- [Task description]
Among the entries below, please repeat exactly and only the lines from the line containing "Let A_1, …, A_24" to the line containing "Consider a uniformly", both lines included.

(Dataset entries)
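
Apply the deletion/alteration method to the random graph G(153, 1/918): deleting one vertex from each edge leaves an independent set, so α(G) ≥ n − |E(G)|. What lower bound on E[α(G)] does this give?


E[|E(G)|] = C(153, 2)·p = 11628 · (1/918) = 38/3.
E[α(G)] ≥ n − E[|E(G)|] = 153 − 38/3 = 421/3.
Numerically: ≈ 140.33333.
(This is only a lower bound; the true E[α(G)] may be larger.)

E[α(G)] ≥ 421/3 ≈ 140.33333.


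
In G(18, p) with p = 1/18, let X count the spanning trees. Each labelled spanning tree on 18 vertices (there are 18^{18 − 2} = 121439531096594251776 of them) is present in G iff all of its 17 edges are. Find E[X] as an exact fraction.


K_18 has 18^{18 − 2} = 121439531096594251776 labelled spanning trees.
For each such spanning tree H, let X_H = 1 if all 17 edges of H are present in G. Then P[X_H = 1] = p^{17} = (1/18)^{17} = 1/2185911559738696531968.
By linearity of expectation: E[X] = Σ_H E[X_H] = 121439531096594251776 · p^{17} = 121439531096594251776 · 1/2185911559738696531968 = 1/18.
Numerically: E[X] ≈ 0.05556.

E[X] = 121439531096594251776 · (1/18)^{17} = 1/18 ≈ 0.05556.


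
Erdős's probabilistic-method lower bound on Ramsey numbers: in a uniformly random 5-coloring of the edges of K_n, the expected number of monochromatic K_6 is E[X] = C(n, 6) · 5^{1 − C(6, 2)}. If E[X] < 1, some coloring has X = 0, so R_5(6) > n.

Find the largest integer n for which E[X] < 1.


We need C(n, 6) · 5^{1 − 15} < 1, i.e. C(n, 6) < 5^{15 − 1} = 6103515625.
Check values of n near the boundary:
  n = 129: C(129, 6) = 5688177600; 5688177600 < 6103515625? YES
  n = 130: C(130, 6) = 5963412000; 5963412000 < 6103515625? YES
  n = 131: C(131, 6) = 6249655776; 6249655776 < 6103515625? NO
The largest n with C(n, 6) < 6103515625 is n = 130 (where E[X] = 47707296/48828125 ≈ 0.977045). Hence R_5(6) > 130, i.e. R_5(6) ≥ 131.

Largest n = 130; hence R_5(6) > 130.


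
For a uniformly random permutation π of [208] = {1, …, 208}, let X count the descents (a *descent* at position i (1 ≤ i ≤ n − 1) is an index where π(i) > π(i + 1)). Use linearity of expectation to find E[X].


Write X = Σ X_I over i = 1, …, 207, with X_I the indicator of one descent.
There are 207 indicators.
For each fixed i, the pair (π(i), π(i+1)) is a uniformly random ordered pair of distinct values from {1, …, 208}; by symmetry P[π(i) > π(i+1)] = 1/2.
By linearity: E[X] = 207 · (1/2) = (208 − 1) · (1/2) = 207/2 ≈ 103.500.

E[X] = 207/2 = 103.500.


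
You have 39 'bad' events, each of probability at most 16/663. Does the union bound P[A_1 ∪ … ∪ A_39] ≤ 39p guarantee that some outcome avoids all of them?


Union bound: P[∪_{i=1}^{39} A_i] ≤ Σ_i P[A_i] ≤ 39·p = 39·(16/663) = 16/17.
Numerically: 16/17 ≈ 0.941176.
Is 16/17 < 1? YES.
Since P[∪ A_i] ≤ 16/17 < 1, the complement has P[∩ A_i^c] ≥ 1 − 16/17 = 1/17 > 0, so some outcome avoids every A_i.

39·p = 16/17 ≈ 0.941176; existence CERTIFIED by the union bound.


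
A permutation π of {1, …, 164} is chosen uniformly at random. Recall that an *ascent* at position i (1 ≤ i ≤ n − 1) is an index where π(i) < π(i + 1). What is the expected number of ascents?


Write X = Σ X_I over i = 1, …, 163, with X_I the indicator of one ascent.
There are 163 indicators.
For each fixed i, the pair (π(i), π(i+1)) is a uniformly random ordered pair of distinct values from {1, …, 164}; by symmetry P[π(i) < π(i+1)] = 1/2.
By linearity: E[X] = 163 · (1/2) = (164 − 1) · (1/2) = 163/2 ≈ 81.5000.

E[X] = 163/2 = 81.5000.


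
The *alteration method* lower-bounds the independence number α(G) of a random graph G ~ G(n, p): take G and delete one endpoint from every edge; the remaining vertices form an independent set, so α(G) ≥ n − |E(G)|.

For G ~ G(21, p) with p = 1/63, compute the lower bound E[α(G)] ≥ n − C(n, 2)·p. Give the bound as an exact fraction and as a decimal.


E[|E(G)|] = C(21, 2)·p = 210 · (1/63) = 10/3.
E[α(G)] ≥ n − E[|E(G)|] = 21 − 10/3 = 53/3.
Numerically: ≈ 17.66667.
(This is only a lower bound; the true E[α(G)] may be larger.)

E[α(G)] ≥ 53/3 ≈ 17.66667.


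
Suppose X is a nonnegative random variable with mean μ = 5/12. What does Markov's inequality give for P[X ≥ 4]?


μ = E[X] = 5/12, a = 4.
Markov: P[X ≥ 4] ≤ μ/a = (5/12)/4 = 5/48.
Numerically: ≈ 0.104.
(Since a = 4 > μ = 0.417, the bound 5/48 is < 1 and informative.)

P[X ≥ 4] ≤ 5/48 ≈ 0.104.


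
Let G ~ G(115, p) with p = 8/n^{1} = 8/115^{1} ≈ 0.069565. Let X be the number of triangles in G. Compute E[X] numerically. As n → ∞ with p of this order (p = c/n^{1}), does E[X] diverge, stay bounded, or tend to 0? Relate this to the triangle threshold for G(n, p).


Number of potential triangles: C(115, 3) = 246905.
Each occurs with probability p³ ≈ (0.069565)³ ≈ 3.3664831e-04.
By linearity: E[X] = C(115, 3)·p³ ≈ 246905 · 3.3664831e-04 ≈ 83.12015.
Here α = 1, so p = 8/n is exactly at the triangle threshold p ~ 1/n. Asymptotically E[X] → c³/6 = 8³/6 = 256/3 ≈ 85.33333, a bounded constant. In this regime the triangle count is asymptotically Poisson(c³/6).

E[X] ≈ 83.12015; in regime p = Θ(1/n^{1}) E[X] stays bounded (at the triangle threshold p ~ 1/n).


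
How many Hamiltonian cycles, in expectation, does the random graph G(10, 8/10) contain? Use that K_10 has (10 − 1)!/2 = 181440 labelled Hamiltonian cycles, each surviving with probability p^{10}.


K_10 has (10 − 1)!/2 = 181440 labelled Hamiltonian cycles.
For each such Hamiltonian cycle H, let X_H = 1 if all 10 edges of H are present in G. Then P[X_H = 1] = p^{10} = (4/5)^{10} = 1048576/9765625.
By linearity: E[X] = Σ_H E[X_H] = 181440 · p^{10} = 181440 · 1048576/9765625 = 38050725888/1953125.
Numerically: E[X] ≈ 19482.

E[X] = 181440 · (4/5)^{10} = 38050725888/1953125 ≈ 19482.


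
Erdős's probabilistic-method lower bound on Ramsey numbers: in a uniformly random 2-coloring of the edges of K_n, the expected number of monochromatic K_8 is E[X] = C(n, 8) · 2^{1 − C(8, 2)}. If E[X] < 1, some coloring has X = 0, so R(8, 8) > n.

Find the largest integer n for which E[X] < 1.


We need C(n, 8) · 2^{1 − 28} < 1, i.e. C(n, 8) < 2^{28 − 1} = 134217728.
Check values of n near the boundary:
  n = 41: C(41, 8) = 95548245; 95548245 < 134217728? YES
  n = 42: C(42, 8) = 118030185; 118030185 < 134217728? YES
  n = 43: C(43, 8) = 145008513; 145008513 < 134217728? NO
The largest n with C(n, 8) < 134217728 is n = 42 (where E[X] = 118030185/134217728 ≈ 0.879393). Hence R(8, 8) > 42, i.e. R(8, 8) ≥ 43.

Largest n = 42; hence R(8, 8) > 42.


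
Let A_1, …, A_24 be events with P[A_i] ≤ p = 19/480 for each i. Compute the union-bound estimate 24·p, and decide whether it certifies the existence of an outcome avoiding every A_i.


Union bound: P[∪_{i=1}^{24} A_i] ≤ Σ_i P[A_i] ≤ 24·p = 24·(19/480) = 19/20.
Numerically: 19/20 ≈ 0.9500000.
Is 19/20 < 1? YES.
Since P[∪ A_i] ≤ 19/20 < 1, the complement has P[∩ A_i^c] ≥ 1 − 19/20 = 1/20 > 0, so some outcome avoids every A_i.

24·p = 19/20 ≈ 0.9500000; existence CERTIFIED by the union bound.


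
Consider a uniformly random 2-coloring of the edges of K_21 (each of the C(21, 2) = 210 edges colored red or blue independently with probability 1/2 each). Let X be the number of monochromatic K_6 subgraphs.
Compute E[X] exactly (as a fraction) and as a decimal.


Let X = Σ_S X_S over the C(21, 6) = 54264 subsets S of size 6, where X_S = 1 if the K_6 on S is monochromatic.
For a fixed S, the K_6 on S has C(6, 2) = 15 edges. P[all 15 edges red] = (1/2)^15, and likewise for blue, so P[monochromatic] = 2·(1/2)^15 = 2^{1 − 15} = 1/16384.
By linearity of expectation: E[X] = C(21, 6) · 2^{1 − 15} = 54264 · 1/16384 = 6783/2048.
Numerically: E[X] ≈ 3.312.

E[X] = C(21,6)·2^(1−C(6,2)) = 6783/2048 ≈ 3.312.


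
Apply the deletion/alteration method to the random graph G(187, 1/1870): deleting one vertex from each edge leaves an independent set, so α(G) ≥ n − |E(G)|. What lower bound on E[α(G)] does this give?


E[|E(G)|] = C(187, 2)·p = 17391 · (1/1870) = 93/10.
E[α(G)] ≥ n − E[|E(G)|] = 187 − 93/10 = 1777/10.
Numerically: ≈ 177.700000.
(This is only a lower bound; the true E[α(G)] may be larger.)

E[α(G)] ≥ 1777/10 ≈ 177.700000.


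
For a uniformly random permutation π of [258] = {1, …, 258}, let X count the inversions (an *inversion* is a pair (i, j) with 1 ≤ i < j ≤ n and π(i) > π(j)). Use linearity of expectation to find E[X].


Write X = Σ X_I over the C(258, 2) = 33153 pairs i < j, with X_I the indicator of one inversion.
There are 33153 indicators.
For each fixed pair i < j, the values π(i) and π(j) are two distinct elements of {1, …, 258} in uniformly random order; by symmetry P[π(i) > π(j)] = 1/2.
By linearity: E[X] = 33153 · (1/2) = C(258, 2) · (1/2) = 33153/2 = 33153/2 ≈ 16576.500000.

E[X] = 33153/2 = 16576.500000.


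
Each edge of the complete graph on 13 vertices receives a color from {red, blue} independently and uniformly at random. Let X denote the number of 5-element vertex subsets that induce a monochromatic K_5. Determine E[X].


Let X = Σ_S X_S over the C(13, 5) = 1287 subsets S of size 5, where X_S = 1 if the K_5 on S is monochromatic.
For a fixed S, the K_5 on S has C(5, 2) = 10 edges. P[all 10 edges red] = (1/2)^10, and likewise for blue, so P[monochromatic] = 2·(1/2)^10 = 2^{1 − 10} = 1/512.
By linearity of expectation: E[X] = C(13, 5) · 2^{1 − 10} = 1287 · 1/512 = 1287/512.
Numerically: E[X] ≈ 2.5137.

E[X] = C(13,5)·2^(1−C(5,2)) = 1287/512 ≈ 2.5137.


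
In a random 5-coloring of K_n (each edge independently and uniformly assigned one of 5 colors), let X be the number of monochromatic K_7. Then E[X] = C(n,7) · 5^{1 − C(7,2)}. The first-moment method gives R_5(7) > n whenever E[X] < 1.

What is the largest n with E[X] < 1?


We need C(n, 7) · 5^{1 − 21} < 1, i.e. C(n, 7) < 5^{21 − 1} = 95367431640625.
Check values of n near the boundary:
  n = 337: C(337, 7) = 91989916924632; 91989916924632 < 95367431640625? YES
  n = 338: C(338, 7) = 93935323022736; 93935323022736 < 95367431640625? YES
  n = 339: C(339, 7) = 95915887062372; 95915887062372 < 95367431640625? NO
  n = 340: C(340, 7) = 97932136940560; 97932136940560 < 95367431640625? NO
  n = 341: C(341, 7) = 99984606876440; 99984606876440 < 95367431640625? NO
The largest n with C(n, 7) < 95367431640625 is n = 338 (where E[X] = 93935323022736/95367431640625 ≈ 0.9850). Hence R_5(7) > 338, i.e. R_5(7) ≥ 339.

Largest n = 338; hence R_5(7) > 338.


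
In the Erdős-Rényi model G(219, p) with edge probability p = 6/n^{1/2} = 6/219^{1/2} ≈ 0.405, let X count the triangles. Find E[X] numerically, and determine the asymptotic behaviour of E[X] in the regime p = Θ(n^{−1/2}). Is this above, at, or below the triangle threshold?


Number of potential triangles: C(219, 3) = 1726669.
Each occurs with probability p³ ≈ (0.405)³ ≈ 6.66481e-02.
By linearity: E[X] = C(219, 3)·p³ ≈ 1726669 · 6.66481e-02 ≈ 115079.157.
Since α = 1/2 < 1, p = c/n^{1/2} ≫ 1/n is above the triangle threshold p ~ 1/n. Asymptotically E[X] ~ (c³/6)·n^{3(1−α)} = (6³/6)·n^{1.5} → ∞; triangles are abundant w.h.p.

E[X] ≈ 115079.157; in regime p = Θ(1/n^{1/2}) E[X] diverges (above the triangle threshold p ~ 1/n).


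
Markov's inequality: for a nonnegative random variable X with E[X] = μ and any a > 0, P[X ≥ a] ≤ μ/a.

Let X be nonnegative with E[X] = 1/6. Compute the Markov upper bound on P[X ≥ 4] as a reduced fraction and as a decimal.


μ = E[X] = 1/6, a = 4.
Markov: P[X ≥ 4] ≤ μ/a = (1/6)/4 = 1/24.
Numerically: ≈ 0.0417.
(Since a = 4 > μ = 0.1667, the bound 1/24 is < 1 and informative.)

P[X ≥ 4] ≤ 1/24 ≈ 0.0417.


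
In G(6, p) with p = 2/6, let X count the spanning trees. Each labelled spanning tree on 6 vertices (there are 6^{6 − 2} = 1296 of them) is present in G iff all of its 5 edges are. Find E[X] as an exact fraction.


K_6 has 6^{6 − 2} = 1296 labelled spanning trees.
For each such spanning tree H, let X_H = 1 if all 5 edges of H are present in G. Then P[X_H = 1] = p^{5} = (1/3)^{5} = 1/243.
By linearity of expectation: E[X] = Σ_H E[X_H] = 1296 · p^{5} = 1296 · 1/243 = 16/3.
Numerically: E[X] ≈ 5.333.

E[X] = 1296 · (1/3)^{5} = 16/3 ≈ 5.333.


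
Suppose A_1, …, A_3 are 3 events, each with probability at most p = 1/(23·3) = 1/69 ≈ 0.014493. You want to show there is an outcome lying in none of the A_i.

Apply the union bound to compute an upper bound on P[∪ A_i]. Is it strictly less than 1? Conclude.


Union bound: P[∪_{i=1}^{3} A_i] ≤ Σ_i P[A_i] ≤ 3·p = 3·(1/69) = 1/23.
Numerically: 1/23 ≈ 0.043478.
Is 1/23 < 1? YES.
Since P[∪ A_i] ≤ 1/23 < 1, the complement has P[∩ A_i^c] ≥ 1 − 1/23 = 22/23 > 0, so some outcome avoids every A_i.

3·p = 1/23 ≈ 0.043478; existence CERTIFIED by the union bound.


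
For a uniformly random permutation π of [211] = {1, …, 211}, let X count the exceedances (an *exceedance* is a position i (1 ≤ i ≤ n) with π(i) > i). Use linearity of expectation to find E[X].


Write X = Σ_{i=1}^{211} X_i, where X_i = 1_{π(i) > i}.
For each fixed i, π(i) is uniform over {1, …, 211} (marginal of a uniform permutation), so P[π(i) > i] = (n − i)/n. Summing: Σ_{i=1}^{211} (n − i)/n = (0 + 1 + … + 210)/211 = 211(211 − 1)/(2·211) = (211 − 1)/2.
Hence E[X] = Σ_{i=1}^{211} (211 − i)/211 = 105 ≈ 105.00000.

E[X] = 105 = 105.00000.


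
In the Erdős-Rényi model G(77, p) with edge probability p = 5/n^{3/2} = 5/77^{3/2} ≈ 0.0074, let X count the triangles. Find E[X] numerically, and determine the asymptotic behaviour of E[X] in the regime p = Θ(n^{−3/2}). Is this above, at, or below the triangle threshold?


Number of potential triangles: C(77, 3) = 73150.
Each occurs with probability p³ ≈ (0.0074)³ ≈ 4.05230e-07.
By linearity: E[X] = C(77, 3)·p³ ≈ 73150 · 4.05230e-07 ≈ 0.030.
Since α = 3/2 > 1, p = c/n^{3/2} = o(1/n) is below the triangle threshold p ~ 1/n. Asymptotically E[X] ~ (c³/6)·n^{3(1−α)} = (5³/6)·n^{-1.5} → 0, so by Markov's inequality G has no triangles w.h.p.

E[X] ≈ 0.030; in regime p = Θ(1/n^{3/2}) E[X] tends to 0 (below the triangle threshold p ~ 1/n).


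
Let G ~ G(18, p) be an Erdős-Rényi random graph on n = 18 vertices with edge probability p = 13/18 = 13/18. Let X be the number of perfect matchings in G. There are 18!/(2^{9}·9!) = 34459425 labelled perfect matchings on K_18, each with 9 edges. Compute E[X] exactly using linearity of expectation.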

- [Response area]
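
Let A_1, …, A_24 be events with P[A_i] ≤ p = 19/480 for each i. Compute the union-bound estimate 24·p, and decide whether it certifies the existence of an outcome avoiding every A_i.


Union bound: P[∪_{i=1}^{24} A_i] ≤ Σ_i P[A_i] ≤ 24·p = 24·(19/480) = 19/20.
Numerically: 19/20 ≈ 0.9500000.
Is 19/20 < 1? YES.
Since P[∪ A_i] ≤ 19/20 < 1, the complement has P[∩ A_i^c] ≥ 1 − 19/20 = 1/20 > 0, so some outcome avoids every A_i.

24·p = 19/20 ≈ 0.9500000; existence CERTIFIED by the union bound.


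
Consider a uniformly random 2-coloring of the edges of K_21 (each of the C(21, 2) = 210 edges colored red or blue independently with probability 1/2 each). Let X be the number of monochromatic K_6 subgraphs.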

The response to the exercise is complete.